# PROBLEM:
Exactly the lines below from the one with "An invasive zebra mussel population in a lake numbers" up to and including the one with "Two separate colonies of duckweed" make up the answer, with nothing else added.

━━ EXERCISE MATERIALS

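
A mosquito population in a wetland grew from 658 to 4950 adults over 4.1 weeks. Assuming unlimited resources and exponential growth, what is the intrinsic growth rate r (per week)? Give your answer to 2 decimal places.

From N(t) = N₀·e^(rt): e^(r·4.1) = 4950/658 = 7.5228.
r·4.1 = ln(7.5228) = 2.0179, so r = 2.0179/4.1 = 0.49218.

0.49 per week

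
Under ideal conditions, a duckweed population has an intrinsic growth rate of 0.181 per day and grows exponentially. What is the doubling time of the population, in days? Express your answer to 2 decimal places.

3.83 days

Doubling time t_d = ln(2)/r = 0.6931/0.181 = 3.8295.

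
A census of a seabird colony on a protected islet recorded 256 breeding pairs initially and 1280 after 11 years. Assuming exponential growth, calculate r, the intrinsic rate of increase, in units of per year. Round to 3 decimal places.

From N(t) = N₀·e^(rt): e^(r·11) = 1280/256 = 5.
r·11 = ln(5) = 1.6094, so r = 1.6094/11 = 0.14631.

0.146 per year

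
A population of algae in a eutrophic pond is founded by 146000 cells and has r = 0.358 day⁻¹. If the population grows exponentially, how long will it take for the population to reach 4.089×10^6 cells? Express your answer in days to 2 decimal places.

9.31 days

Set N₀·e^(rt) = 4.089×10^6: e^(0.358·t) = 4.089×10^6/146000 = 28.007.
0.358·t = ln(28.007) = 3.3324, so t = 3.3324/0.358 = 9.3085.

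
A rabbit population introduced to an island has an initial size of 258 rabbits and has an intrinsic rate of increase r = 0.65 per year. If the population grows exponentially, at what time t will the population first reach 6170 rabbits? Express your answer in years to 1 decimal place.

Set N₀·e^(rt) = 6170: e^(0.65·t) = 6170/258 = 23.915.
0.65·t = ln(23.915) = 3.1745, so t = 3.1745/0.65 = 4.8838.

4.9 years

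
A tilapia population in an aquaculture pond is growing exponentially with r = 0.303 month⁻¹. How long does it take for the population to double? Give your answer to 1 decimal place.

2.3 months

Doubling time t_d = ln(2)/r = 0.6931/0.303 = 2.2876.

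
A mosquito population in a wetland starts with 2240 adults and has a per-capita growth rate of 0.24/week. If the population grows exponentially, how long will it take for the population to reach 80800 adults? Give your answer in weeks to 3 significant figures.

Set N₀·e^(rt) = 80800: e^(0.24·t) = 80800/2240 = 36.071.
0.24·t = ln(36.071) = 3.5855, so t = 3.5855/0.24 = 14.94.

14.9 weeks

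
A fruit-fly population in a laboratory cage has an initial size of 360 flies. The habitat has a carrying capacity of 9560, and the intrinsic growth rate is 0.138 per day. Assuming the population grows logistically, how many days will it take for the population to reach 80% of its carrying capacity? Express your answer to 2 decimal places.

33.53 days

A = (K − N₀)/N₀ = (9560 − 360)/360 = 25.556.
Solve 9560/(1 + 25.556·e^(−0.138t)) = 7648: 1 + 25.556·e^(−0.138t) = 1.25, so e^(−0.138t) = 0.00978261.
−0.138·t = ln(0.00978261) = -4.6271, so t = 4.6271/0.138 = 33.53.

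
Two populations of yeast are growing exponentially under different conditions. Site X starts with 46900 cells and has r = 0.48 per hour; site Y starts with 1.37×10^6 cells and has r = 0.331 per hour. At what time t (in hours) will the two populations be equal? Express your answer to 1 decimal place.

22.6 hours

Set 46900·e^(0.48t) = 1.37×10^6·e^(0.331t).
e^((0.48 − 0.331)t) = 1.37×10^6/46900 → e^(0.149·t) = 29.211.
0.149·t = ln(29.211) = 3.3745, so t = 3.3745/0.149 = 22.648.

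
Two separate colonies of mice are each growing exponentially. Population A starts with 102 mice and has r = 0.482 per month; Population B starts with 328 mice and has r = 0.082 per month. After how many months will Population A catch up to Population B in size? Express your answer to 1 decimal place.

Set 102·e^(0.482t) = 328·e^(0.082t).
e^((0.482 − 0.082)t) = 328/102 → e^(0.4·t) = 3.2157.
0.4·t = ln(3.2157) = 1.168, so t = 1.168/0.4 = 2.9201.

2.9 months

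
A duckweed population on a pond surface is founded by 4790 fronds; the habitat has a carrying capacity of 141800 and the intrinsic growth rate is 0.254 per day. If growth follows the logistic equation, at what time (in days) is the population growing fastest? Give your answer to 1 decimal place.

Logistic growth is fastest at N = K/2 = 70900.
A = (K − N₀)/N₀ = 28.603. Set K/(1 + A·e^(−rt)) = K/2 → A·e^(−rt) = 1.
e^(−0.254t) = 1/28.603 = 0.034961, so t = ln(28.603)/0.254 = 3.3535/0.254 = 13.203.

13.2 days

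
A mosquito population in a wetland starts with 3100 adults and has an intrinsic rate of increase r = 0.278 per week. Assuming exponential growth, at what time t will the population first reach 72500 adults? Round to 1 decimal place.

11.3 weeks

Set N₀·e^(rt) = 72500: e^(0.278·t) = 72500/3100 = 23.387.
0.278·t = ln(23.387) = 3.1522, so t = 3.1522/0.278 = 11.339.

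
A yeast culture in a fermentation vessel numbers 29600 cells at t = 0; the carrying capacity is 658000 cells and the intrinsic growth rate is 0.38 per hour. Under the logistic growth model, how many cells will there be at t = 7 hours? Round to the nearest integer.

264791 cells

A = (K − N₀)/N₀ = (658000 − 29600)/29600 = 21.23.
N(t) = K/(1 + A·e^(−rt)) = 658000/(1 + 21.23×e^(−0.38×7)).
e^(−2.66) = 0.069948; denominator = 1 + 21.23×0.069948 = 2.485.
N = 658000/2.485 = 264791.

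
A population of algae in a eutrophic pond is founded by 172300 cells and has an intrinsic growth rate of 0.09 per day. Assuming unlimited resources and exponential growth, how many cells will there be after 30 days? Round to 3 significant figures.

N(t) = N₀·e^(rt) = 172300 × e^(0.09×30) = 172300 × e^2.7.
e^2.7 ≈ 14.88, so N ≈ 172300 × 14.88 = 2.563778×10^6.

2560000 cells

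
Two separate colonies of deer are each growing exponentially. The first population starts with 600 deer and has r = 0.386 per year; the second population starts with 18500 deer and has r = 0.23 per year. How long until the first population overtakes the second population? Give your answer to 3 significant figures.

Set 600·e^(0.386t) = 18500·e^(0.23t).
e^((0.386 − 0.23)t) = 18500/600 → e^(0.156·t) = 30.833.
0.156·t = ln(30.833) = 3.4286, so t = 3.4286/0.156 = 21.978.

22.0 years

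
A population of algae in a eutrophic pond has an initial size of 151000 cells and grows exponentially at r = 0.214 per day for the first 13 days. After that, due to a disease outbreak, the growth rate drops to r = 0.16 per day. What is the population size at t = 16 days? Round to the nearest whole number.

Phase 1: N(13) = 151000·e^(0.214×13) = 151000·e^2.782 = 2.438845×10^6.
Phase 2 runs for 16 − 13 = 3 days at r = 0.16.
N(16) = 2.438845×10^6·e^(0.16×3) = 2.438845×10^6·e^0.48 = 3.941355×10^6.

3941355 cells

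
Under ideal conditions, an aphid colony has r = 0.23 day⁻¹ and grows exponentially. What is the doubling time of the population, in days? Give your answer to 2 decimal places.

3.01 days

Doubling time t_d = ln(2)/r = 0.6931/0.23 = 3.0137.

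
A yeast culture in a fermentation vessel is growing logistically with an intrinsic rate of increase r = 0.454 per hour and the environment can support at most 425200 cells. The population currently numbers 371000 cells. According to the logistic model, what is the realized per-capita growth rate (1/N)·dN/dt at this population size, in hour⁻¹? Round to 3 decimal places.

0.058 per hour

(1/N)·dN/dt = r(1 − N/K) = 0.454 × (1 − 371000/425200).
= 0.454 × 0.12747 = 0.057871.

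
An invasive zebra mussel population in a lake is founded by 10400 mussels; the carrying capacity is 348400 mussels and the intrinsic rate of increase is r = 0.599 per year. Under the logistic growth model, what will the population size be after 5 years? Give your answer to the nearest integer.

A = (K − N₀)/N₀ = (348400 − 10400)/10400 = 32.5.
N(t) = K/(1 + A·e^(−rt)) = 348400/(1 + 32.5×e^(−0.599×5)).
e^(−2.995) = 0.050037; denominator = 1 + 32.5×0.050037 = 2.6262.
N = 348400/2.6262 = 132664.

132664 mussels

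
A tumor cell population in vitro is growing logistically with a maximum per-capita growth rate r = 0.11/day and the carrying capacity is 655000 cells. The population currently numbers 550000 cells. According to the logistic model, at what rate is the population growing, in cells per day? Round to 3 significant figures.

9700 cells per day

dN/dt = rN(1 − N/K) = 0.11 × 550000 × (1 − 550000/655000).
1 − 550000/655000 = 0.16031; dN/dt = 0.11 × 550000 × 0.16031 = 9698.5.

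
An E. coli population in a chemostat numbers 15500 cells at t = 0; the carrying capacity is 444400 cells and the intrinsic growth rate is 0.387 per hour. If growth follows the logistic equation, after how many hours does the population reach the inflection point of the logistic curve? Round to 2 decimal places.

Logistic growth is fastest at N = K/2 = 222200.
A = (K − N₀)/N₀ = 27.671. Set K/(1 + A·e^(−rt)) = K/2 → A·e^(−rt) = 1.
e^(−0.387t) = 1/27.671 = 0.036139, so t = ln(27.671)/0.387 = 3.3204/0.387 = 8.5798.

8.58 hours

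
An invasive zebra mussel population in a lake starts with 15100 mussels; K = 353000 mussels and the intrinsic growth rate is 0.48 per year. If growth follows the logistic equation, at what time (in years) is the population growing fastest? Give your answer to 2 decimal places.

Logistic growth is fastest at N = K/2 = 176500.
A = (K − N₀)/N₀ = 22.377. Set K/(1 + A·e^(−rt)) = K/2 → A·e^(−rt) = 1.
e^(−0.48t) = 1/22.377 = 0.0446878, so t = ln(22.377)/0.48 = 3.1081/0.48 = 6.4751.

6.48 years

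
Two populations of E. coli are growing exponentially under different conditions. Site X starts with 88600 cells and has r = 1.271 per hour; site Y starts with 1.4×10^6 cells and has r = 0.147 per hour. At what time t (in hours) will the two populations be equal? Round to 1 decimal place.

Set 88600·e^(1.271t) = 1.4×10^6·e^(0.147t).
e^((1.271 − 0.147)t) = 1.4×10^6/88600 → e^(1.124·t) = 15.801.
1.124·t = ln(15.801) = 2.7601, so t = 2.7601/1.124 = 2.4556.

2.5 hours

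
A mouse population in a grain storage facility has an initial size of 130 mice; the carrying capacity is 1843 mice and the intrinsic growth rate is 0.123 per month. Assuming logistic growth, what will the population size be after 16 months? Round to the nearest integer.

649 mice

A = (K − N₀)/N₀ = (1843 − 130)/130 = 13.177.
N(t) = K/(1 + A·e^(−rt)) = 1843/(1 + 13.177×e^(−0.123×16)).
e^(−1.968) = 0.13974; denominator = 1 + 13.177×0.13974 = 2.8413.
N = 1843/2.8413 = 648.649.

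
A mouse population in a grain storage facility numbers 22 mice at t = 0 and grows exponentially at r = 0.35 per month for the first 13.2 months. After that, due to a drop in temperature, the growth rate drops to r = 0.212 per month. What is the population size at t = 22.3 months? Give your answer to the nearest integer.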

━━━━
━━ EXERCISE MATERIALS

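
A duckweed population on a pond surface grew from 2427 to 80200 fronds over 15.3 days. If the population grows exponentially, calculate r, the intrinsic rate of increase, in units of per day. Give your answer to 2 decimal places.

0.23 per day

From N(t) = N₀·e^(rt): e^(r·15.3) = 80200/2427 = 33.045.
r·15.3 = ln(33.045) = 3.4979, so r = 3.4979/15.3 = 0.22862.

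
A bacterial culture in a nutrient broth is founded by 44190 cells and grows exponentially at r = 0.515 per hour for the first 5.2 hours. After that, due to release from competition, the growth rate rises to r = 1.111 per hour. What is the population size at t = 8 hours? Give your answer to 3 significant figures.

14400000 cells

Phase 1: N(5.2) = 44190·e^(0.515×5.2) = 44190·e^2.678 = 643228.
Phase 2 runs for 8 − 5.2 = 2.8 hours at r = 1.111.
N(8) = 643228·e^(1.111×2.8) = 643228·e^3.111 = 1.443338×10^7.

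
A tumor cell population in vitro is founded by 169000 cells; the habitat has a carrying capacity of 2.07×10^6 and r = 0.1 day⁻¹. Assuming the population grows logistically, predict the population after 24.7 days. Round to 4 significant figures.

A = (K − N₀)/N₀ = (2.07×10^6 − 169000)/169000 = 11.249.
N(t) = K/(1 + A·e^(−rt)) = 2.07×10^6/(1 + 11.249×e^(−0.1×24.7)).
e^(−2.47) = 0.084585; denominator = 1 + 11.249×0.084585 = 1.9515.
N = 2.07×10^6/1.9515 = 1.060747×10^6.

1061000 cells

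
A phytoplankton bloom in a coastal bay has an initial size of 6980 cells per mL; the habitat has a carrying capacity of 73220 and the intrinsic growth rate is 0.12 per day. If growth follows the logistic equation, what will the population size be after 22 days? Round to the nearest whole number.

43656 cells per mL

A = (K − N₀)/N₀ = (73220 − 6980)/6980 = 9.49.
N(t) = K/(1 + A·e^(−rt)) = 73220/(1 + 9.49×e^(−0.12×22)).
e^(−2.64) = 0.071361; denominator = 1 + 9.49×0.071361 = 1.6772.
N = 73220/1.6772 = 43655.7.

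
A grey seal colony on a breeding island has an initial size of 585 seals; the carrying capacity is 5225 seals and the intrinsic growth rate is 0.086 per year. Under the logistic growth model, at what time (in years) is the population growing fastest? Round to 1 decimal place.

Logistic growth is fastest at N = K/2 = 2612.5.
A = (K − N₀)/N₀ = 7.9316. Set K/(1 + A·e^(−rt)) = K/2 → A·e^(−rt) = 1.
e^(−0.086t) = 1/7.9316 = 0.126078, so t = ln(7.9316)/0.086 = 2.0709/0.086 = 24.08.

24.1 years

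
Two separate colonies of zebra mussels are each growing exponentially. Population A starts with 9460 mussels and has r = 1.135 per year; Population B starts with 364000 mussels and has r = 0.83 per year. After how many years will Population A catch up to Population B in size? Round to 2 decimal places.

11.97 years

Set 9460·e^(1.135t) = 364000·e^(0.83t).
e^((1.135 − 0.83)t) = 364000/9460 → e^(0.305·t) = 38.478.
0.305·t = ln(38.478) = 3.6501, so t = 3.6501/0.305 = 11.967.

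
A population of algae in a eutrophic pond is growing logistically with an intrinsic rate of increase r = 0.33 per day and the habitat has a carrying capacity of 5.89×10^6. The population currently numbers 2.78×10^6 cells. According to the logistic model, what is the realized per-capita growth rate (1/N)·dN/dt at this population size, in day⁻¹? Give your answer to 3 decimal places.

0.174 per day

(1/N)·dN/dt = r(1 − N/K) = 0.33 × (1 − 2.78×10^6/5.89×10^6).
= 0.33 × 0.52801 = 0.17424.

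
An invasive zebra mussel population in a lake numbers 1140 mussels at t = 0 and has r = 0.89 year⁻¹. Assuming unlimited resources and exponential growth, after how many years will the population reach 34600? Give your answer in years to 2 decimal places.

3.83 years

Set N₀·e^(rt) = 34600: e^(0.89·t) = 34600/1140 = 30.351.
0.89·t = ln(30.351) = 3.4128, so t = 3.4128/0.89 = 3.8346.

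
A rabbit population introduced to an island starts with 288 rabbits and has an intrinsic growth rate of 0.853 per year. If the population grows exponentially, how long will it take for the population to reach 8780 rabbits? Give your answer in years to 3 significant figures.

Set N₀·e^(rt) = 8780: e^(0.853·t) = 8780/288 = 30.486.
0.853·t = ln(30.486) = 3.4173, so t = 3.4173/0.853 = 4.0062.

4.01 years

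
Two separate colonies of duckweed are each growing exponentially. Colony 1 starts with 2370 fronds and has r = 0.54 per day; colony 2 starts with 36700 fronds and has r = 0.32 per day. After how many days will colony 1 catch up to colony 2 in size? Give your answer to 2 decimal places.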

━━━━

# SOLUTION FOR THIS TASK:
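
An invasive zebra mussel population in a lake numbers 1140 mussels at t = 0 and has r = 0.89 year⁻¹. Assuming unlimited resources and exponential growth, after how many years will the population reach 34600? Give your answer in years to 2 decimal places.

3.83 years

Set N₀·e^(rt) = 34600: e^(0.89·t) = 34600/1140 = 30.351.
0.89·t = ln(30.351) = 3.4128, so t = 3.4128/0.89 = 3.8346.

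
A rabbit population introduced to an island starts with 288 rabbits and has an intrinsic growth rate of 0.853 per year. If the population grows exponentially, how long will it take for the population to reach 8780 rabbits? Give your answer in years to 3 significant figures.

Set N₀·e^(rt) = 8780: e^(0.853·t) = 8780/288 = 30.486.
0.853·t = ln(30.486) = 3.4173, so t = 3.4173/0.853 = 4.0062.

4.01 years

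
Two separate colonies of duckweed are each growing exponentially. Colony 1 starts with 2370 fronds and has r = 0.54 per day; colony 2 starts with 36700 fronds and has r = 0.32 per day. After how many days will colony 1 catch up to colony 2 in size? Give your answer to 2 decimal places.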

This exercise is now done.